[ASSIGNMENT]
Answer with a bare number: the count of lines in the records below that have the word "paid".

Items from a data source

--- START ---

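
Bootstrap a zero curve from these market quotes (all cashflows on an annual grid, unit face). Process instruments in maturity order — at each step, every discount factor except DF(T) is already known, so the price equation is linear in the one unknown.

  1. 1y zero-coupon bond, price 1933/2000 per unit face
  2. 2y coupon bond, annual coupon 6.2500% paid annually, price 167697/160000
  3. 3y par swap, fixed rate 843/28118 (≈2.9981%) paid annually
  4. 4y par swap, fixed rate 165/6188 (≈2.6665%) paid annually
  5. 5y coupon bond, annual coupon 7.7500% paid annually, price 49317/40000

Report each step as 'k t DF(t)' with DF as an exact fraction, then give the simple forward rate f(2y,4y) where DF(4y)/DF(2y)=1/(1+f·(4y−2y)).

1 1 1933/2000
2 2 581/625
3 3 9157/10000
4 4 901/1000
5 5 2193/2500
f(2y,4y) = ((581/625)/(901/1000) − 1)/(2) = 143/9010 ≈ 1.5871%

step 1 [1y] zero: DF = P = 1933/2000 ≈ 0.966500
step 2 [2y] bond c/1=1/16: DF=(167697/160000 − 1/16·(0.966500))/(1+1/16) = 581/625 ≈ 0.929600
step 3 [3y] swap r/1=843/28118: DF=(1 − 843/28118·(0.966500+0.929600))/(1+843/28118) = 9157/10000 ≈ 0.915700
step 4 [4y] swap r/1=165/6188: DF=(1 − 165/6188·(0.966500+0.929600+0.915700))/(1+165/6188) = 901/1000 ≈ 0.901000
step 5 [5y] bond c/1=31/400: DF=(49317/40000 − 31/400·(0.966500+0.929600+0.915700+0.901000))/(1+31/400) = 2193/2500 ≈ 0.877200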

--- END ---

[FINAL ANSWER]
4